§ **Task**
Print out the records that follow, exactly and completely.

§ **Study material**
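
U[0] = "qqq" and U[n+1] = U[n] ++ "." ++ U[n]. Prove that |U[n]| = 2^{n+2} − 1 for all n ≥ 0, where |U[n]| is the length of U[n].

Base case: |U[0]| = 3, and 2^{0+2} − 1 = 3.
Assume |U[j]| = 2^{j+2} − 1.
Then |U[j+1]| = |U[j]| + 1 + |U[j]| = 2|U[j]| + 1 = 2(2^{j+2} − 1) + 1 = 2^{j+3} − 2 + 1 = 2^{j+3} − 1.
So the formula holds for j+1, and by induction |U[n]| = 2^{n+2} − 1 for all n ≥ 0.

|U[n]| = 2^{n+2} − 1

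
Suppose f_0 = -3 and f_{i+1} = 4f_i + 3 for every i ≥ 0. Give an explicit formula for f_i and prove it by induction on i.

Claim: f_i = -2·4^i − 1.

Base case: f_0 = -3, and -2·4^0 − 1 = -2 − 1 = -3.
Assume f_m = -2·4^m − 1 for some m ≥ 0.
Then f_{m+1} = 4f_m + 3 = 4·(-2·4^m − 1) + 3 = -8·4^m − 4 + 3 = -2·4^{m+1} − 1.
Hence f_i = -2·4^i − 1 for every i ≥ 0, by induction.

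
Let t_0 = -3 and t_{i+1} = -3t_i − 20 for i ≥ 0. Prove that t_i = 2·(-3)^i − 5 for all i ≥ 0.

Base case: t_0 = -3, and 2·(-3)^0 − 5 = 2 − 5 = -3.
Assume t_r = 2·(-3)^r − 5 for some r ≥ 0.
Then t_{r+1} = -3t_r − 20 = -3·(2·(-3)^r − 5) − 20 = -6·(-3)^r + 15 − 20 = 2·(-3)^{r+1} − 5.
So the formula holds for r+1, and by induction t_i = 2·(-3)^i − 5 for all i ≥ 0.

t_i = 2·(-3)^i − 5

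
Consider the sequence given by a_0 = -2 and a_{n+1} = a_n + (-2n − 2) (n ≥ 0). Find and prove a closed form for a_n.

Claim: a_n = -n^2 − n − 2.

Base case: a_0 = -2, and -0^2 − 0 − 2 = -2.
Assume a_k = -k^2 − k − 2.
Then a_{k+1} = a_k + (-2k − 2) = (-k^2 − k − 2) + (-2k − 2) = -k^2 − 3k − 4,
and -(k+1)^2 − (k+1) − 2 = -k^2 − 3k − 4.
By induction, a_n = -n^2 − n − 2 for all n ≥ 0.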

§ **Expected answer**
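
U[0] = "qqq" and U[n+1] = U[n] ++ "." ++ U[n]. Prove that |U[n]| = 2^{n+2} − 1 for all n ≥ 0, where |U[n]| is the length of U[n].

Base case: |U[0]| = 3, and 2^{0+2} − 1 = 3.
Assume |U[j]| = 2^{j+2} − 1.
Then |U[j+1]| = |U[j]| + 1 + |U[j]| = 2|U[j]| + 1 = 2(2^{j+2} − 1) + 1 = 2^{j+3} − 2 + 1 = 2^{j+3} − 1.
So the formula holds for j+1, and by induction |U[n]| = 2^{n+2} − 1 for all n ≥ 0.

|U[n]| = 2^{n+2} − 1

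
Suppose f_0 = -3 and f_{i+1} = 4f_i + 3 for every i ≥ 0. Give an explicit formula for f_i and prove it by induction on i.

Claim: f_i = -2·4^i − 1.

Base case: f_0 = -3, and -2·4^0 − 1 = -2 − 1 = -3.
Assume f_m = -2·4^m − 1 for some m ≥ 0.
Then f_{m+1} = 4f_m + 3 = 4·(-2·4^m − 1) + 3 = -8·4^m − 4 + 3 = -2·4^{m+1} − 1.
Hence f_i = -2·4^i − 1 for every i ≥ 0, by induction.

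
Let t_0 = -3 and t_{i+1} = -3t_i − 20 for i ≥ 0. Prove that t_i = 2·(-3)^i − 5 for all i ≥ 0.

Base case: t_0 = -3, and 2·(-3)^0 − 5 = 2 − 5 = -3.
Assume t_r = 2·(-3)^r − 5 for some r ≥ 0.
Then t_{r+1} = -3t_r − 20 = -3·(2·(-3)^r − 5) − 20 = -6·(-3)^r + 15 − 20 = 2·(-3)^{r+1} − 5.
So the formula holds for r+1, and by induction t_i = 2·(-3)^i − 5 for all i ≥ 0.

t_i = 2·(-3)^i − 5

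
Consider the sequence given by a_0 = -2 and a_{n+1} = a_n + (-2n − 2) (n ≥ 0). Find and prove a closed form for a_n.

Claim: a_n = -n^2 − n − 2.

Base case: a_0 = -2, and -0^2 − 0 − 2 = -2.
Assume a_k = -k^2 − k − 2.
Then a_{k+1} = a_k + (-2k − 2) = (-k^2 − k − 2) + (-2k − 2) = -k^2 − 3k − 4,
and -(k+1)^2 − (k+1) − 2 = -k^2 − 3k − 4.
By induction, a_n = -n^2 − n − 2 for all n ≥ 0.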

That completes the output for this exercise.